ASSIGNMENT: In the records below, find the line that contains "What is 69 - 302*(-2 + 0)?" and repeat it, along with each line after it, exactly as written.
**********
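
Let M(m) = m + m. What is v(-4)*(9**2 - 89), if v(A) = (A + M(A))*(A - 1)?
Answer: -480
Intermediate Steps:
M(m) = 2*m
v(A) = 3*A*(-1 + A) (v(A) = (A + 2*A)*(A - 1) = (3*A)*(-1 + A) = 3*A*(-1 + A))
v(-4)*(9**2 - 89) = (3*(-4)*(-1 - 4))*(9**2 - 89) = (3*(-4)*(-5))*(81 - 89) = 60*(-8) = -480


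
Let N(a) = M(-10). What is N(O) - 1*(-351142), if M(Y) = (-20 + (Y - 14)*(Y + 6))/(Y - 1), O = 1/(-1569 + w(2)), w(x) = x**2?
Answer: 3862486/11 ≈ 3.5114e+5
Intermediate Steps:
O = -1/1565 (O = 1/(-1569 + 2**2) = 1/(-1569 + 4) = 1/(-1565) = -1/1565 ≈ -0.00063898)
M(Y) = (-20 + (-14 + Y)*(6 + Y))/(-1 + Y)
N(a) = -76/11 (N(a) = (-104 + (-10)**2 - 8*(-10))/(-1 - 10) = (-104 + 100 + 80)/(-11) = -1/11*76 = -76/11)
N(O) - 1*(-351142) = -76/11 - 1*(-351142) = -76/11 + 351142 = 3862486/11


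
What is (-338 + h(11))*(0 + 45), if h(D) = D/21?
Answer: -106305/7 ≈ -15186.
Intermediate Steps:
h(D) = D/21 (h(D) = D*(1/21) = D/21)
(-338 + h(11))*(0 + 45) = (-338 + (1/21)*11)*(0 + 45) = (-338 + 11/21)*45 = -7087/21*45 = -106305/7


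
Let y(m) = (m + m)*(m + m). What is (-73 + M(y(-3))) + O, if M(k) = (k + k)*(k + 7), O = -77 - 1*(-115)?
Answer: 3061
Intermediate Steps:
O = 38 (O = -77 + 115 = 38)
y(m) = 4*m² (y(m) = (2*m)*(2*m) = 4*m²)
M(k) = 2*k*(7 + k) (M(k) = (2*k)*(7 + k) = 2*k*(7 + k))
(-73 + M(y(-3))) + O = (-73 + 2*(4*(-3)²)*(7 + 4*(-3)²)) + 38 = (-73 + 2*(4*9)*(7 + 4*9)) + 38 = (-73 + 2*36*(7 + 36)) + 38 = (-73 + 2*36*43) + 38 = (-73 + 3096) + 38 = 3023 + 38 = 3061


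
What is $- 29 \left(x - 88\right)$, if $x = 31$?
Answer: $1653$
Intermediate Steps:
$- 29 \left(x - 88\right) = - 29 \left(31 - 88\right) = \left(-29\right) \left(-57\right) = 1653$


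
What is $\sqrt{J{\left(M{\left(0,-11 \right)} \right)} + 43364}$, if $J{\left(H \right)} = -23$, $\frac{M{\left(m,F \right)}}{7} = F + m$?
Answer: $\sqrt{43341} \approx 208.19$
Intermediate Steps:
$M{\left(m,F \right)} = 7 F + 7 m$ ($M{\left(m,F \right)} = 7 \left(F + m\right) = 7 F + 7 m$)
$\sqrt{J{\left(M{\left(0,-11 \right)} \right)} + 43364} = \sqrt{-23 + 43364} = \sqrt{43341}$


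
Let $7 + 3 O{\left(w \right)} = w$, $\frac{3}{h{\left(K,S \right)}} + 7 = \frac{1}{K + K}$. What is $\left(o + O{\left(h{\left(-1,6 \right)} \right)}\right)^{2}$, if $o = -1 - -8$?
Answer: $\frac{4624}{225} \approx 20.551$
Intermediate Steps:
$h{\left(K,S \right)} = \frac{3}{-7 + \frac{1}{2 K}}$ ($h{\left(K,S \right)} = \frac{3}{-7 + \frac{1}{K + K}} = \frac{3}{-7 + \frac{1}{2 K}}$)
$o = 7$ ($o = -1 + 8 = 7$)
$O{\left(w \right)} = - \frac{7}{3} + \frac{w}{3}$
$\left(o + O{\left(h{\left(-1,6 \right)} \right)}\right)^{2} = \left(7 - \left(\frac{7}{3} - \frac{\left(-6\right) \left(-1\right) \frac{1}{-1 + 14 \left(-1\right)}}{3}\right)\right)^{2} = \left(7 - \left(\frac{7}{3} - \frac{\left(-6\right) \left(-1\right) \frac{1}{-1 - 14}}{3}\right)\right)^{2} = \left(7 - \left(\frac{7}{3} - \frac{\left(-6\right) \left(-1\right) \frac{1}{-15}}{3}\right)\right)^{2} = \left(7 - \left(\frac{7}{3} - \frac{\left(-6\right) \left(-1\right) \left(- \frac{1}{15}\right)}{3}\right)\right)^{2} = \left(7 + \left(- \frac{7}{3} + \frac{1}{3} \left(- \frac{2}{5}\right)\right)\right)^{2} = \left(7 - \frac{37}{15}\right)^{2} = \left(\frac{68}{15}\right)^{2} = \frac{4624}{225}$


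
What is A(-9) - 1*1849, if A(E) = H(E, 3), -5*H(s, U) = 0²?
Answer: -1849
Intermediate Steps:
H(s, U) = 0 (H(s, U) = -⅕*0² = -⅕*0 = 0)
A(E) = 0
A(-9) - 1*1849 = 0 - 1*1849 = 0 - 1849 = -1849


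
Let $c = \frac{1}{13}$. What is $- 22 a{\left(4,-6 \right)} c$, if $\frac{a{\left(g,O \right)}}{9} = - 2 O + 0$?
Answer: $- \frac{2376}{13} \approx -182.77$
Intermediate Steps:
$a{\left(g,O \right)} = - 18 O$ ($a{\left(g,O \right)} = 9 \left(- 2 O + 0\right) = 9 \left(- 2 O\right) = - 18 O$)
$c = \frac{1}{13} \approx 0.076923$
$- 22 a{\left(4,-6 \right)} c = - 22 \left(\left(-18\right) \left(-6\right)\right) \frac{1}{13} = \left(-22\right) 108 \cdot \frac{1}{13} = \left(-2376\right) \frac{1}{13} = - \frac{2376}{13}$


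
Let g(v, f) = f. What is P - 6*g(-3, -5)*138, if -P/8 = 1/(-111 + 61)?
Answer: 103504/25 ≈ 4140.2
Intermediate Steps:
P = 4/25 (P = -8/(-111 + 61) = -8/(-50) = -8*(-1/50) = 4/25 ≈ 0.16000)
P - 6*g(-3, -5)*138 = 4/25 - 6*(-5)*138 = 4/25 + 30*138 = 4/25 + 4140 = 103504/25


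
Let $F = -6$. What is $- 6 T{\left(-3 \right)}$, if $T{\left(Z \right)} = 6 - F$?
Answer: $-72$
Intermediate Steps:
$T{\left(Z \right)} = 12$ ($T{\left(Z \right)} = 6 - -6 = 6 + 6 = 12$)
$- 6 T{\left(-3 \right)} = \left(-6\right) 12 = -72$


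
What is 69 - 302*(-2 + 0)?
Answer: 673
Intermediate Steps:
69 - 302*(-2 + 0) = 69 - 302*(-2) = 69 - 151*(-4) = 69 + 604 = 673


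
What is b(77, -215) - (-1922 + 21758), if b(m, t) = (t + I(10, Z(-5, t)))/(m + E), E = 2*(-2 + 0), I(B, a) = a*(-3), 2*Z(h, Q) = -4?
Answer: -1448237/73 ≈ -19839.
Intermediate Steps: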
**********
YOUR RESPONSE:
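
What is 69 - 302*(-2 + 0)?
Answer: 673
Intermediate Steps:
69 - 302*(-2 + 0) = 69 - 302*(-2) = 69 - 151*(-4) = 69 + 604 = 673


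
What is b(77, -215) - (-1922 + 21758), if b(m, t) = (t + I(10, Z(-5, t)))/(m + E), E = 2*(-2 + 0), I(B, a) = a*(-3), 2*Z(h, Q) = -4?
Answer: -1448237/73 ≈ -19839.
Intermediate Steps: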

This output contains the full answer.